◆ **Task**:
Note each line in the data below that holds "summary", and copy it.

◆ **Exercise data**:
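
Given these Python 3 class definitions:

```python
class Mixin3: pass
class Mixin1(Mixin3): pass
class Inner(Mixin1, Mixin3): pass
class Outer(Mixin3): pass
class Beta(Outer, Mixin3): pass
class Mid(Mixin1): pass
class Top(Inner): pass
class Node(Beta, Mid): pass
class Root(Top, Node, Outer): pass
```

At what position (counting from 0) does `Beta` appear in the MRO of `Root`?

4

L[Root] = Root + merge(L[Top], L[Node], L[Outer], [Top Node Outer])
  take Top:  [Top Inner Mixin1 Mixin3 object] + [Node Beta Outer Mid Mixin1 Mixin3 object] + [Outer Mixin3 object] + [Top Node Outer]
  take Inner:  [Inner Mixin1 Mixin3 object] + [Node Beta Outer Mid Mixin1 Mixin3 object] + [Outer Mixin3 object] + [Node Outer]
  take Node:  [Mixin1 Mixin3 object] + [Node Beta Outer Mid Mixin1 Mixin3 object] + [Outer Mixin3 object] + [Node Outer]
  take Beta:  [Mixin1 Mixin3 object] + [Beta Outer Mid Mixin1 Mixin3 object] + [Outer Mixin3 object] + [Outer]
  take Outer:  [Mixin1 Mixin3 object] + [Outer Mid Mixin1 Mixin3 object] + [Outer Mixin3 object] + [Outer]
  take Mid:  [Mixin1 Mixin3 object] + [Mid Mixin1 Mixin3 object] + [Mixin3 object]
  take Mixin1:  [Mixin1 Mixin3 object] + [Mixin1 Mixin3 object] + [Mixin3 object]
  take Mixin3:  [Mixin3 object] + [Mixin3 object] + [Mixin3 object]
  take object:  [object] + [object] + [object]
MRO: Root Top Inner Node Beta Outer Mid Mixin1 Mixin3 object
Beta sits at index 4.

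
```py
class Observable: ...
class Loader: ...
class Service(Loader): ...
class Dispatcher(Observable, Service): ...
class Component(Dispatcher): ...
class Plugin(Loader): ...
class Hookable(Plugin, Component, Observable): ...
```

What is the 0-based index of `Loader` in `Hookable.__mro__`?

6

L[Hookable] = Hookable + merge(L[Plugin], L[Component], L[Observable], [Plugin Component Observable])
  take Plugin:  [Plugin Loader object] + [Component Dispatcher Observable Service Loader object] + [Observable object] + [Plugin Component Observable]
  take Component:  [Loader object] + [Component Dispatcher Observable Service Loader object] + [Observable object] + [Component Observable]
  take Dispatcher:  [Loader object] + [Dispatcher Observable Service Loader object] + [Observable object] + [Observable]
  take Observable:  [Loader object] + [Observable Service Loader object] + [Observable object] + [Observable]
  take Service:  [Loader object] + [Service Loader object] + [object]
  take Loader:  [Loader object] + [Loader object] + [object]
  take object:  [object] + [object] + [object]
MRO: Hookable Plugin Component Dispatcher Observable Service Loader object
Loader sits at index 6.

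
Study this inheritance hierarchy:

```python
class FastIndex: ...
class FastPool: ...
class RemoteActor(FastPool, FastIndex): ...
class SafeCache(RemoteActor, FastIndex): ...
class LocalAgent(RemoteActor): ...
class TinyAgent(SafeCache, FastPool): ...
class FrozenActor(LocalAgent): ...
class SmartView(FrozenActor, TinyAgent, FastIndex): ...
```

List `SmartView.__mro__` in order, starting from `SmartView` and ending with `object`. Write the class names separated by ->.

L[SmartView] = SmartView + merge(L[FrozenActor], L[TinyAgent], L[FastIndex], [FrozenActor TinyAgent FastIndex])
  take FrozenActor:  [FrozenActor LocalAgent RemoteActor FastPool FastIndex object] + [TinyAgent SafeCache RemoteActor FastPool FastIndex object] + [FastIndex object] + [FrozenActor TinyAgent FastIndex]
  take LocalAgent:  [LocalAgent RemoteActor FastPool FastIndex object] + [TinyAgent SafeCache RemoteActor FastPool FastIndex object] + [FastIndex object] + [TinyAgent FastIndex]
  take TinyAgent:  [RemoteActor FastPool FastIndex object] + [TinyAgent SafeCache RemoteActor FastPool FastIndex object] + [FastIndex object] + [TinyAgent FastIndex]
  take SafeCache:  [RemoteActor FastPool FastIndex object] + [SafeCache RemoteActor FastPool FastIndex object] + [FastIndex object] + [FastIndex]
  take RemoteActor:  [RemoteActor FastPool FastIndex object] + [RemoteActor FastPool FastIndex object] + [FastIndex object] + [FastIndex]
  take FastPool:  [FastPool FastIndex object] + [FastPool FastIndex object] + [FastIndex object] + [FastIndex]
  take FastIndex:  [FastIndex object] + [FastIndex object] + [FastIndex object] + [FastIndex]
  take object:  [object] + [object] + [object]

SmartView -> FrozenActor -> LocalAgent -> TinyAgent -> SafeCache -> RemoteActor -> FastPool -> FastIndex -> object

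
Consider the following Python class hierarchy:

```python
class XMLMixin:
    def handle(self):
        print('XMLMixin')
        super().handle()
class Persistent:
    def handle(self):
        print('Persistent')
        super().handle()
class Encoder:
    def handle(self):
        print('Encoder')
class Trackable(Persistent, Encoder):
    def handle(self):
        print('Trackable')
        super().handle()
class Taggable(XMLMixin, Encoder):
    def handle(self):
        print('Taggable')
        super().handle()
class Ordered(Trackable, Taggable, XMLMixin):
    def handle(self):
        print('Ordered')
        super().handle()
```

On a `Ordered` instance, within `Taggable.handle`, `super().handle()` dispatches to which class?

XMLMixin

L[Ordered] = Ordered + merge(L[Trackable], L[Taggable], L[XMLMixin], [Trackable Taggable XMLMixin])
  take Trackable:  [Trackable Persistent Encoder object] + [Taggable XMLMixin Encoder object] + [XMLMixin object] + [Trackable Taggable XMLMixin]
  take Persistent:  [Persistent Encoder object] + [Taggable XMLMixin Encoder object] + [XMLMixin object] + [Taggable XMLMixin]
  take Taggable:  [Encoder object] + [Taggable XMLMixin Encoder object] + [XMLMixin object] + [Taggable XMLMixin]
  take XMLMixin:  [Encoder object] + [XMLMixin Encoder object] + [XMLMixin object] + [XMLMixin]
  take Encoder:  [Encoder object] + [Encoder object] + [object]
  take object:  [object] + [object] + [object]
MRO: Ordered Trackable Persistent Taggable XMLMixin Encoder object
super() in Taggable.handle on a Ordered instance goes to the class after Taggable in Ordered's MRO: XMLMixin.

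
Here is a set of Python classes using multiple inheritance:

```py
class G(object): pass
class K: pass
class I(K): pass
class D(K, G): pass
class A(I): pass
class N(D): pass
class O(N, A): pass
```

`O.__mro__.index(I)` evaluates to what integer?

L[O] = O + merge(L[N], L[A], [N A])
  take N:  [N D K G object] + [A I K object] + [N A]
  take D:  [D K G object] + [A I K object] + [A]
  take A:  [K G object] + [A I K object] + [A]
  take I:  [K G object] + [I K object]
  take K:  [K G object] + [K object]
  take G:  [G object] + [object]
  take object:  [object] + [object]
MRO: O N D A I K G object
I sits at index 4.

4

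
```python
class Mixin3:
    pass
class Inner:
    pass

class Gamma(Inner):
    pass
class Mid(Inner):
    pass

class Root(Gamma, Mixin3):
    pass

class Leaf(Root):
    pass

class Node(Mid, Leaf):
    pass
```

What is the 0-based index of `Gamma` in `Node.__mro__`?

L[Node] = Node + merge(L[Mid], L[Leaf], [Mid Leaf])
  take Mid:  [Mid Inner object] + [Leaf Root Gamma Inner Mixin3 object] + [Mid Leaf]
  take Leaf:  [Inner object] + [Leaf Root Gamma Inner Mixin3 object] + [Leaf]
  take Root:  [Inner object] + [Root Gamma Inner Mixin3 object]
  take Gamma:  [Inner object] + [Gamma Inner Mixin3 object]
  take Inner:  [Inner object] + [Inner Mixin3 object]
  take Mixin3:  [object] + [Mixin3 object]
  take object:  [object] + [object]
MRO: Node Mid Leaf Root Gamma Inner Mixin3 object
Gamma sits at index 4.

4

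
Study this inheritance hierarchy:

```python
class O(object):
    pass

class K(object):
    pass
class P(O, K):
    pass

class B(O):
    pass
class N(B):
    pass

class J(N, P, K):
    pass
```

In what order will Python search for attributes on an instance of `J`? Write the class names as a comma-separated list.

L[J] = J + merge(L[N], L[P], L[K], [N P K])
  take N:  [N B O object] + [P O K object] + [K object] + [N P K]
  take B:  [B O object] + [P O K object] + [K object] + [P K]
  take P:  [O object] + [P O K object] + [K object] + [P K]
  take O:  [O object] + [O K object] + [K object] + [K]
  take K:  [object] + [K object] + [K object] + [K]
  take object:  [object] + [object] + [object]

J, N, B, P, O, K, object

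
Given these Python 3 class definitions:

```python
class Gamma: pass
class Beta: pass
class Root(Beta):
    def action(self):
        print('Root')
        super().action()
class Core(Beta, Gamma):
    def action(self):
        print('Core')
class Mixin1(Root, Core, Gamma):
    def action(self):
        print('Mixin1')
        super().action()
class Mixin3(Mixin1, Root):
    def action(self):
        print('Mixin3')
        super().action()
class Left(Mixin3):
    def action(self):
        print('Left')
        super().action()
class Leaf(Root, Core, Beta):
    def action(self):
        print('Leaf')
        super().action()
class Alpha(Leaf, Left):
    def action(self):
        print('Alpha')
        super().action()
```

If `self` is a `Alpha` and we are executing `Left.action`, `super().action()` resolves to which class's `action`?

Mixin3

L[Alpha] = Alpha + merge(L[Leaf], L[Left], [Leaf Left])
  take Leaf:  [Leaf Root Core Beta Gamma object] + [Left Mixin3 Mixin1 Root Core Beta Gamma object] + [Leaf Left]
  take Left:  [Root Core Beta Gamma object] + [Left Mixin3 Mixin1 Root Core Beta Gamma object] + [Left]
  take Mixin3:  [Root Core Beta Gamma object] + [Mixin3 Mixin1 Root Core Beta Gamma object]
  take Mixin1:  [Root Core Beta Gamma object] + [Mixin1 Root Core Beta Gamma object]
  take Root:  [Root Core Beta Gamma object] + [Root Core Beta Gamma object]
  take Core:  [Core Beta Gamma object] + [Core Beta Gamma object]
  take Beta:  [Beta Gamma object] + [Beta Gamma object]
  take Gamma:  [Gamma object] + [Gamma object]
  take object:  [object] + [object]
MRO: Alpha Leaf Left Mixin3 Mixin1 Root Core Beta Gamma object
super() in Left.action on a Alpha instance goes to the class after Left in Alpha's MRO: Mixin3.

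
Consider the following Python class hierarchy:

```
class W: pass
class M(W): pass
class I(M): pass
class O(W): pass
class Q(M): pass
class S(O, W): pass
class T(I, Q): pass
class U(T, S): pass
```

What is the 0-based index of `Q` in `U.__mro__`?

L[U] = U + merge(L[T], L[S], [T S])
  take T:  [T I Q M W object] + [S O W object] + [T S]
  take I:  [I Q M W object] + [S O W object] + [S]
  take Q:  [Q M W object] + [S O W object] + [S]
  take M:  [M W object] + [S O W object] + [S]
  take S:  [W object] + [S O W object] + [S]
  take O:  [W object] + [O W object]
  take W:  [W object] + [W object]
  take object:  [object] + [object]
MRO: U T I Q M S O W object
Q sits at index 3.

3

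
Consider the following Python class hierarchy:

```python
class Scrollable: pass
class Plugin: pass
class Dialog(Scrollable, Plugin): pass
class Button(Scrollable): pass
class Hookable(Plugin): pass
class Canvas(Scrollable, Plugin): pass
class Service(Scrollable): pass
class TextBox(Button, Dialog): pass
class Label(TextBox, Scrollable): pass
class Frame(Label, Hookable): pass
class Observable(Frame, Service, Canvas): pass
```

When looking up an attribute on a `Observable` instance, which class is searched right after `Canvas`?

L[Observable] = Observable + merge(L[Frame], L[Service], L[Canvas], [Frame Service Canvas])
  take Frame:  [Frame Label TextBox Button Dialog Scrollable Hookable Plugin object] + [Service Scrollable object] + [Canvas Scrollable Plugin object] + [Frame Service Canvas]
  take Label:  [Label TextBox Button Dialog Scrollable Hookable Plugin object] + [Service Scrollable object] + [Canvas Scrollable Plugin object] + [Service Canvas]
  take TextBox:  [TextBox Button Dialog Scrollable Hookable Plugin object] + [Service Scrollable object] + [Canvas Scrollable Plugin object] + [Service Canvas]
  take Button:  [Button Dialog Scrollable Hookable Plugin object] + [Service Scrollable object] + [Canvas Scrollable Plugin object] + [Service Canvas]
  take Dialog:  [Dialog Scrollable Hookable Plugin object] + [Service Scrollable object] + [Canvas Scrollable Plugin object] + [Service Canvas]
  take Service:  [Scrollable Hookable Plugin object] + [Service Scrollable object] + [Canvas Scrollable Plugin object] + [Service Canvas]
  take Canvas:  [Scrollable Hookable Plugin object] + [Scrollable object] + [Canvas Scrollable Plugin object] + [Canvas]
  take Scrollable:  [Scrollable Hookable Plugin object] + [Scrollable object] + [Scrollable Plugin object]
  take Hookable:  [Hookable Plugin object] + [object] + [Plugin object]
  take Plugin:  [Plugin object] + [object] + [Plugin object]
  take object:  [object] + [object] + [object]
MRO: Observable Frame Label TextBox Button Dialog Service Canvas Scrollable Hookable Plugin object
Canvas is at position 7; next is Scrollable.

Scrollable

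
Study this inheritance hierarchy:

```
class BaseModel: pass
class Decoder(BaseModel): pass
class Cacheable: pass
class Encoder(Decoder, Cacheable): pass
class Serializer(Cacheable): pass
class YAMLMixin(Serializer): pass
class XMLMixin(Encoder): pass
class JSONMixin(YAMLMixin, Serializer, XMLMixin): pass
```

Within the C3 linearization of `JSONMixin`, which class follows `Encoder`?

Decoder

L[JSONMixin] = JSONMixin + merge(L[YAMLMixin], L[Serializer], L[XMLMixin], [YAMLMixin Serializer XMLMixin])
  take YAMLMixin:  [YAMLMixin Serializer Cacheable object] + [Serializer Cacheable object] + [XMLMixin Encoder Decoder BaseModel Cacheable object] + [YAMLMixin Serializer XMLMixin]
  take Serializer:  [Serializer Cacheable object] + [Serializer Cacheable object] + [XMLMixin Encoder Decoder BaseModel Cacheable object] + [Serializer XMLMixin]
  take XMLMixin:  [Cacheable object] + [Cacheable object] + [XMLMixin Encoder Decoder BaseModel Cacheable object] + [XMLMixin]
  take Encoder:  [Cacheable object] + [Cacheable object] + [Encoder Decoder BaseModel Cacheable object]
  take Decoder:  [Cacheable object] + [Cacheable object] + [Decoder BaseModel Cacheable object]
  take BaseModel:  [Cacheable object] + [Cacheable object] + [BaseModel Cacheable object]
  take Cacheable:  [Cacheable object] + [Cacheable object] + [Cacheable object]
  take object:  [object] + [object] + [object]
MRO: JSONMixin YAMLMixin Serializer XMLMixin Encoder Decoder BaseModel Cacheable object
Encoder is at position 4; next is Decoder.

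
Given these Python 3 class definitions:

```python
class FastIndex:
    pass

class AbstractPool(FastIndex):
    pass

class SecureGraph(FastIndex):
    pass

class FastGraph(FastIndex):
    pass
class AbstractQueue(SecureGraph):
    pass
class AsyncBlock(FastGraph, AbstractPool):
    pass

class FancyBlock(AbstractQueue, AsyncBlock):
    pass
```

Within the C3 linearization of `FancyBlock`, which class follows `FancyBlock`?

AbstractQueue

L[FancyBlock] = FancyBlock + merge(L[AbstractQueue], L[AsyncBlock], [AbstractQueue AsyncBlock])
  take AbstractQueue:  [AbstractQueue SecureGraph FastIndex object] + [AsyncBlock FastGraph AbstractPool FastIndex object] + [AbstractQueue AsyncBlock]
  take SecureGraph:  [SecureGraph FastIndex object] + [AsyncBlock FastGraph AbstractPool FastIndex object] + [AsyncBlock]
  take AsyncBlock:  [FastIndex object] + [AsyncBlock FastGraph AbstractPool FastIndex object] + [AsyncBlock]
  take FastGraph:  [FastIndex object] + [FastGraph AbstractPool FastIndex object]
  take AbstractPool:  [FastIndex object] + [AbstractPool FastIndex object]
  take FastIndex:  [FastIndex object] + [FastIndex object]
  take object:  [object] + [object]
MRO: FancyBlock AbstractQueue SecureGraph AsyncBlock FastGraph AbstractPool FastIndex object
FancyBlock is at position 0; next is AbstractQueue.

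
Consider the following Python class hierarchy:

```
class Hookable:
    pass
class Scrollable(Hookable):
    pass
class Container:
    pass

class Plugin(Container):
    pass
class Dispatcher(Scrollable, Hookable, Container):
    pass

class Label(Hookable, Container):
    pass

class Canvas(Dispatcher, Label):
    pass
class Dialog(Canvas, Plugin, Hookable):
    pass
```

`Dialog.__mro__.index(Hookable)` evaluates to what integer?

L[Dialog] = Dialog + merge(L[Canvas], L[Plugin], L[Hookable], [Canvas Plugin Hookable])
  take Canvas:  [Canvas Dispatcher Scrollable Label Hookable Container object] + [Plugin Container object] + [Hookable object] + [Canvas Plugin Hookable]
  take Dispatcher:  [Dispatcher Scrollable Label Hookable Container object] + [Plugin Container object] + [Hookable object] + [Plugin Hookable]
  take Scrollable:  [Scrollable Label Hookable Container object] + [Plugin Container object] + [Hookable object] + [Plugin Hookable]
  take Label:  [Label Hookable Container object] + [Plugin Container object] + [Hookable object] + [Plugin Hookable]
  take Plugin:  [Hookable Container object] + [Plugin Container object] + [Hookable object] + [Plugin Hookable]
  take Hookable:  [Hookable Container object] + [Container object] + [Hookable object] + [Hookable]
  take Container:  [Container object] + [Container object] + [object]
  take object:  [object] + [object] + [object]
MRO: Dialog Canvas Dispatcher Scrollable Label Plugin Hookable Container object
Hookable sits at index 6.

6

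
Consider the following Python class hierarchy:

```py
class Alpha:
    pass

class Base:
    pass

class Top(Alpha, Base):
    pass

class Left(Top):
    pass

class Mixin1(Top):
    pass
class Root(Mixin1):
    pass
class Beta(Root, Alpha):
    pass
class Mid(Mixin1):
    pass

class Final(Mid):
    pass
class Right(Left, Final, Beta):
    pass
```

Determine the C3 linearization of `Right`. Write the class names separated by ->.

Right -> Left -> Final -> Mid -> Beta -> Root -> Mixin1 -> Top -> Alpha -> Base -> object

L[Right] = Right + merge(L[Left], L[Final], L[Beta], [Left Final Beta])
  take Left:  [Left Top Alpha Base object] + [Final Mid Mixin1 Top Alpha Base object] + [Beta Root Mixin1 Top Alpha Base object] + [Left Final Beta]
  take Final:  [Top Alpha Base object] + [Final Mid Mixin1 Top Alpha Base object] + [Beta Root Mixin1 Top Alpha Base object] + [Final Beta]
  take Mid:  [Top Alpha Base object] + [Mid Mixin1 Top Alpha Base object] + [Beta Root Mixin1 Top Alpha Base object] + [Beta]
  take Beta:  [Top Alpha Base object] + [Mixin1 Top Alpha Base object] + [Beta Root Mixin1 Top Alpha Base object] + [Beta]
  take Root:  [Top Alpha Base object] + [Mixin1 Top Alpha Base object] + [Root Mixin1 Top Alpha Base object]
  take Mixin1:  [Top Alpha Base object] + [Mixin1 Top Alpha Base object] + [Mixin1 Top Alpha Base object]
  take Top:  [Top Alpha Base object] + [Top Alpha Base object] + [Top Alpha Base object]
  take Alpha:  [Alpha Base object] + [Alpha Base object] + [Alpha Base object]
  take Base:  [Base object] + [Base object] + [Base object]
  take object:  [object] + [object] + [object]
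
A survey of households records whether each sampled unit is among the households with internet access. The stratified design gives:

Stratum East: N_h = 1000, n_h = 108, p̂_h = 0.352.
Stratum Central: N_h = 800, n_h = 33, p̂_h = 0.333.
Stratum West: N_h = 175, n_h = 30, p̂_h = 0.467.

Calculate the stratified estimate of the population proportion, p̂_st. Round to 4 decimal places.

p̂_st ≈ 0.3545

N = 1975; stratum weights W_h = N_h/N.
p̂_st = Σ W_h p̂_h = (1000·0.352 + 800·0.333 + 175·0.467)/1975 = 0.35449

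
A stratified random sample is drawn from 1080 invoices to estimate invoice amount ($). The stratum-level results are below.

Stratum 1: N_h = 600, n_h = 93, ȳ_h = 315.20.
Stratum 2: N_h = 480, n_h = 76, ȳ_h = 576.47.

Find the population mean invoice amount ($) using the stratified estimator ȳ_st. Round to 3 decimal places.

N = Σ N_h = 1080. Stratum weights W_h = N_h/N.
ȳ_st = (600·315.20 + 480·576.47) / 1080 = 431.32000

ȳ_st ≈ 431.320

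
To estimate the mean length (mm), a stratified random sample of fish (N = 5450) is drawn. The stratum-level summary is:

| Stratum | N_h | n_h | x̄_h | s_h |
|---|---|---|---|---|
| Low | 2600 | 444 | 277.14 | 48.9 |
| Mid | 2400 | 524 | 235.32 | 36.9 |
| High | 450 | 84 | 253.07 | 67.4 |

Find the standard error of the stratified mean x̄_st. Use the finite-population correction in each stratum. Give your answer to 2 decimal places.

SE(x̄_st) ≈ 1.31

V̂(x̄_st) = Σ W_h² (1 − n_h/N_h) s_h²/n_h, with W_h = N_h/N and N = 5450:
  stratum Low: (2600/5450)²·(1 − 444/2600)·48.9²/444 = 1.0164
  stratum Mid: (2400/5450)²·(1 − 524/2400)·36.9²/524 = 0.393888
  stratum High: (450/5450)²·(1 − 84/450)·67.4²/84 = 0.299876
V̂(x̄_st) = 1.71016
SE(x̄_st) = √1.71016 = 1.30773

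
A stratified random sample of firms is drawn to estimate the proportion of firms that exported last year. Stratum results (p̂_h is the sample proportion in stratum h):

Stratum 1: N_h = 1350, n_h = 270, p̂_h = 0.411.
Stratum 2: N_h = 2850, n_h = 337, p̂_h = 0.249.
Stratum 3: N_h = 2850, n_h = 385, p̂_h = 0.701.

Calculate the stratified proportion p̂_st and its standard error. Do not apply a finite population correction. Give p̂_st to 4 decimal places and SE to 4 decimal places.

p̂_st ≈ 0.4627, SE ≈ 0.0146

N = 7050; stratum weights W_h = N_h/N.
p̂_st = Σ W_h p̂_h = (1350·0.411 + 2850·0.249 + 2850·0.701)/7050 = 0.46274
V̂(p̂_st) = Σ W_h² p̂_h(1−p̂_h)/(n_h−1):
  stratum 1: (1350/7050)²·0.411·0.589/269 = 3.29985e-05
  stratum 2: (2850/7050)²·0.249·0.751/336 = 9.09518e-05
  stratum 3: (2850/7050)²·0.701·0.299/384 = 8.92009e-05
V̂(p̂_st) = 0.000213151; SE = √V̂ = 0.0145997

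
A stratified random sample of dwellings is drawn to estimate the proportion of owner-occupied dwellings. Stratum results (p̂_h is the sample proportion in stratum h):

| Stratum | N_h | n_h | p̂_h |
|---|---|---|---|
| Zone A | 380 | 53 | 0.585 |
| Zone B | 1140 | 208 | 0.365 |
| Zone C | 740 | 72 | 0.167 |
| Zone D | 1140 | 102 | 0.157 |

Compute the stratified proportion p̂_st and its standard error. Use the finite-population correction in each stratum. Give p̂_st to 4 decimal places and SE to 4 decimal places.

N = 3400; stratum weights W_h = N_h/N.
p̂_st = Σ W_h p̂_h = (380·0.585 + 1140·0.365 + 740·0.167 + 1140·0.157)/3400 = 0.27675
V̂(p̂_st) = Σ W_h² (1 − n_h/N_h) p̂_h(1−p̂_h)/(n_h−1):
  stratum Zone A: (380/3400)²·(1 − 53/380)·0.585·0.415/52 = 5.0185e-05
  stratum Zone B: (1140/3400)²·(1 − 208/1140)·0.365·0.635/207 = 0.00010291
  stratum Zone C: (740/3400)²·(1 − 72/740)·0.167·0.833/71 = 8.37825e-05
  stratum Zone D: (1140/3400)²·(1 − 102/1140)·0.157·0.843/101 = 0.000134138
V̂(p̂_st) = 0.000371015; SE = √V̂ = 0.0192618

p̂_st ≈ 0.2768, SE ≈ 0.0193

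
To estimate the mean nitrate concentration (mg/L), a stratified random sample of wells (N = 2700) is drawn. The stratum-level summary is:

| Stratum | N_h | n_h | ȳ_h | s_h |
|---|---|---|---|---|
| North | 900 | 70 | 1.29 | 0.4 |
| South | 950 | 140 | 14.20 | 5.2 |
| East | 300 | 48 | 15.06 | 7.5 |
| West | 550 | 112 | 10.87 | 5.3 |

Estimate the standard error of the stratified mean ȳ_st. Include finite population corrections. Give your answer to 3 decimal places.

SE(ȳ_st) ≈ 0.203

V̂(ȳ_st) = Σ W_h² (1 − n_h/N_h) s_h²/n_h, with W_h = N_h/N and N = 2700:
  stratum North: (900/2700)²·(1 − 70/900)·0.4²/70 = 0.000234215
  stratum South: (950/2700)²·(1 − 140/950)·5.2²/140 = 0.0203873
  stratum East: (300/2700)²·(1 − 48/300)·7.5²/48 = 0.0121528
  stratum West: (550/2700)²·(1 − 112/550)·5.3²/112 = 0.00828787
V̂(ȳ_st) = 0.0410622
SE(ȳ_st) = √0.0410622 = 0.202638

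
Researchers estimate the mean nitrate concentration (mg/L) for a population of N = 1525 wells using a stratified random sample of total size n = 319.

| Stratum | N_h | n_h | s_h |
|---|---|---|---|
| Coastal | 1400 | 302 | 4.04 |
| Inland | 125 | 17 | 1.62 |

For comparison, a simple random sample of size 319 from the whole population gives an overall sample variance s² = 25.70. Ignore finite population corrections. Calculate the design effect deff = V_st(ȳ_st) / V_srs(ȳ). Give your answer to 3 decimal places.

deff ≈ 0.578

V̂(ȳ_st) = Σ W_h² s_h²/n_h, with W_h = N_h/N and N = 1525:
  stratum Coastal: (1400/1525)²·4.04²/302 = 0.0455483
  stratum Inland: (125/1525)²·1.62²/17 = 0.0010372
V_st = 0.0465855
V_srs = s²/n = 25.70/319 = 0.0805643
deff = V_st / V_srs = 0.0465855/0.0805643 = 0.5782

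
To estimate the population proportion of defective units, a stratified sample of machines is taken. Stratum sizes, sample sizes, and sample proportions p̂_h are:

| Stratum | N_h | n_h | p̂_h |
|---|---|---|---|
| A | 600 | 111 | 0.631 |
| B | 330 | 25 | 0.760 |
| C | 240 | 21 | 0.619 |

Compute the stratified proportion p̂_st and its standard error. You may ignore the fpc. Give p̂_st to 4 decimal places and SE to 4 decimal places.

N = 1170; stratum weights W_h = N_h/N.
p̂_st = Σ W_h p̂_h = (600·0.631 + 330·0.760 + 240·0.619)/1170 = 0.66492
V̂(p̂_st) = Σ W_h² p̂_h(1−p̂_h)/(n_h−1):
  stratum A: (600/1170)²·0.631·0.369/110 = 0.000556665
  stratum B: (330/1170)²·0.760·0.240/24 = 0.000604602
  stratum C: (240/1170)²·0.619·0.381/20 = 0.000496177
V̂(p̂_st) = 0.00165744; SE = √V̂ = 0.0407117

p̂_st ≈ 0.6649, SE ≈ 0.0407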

◆ **Response box**:
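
To estimate the mean length (mm), a stratified random sample of fish (N = 5450) is drawn. The stratum-level summary is:
To estimate the mean nitrate concentration (mg/L), a stratified random sample of wells (N = 2700) is drawn. The stratum-level summary is: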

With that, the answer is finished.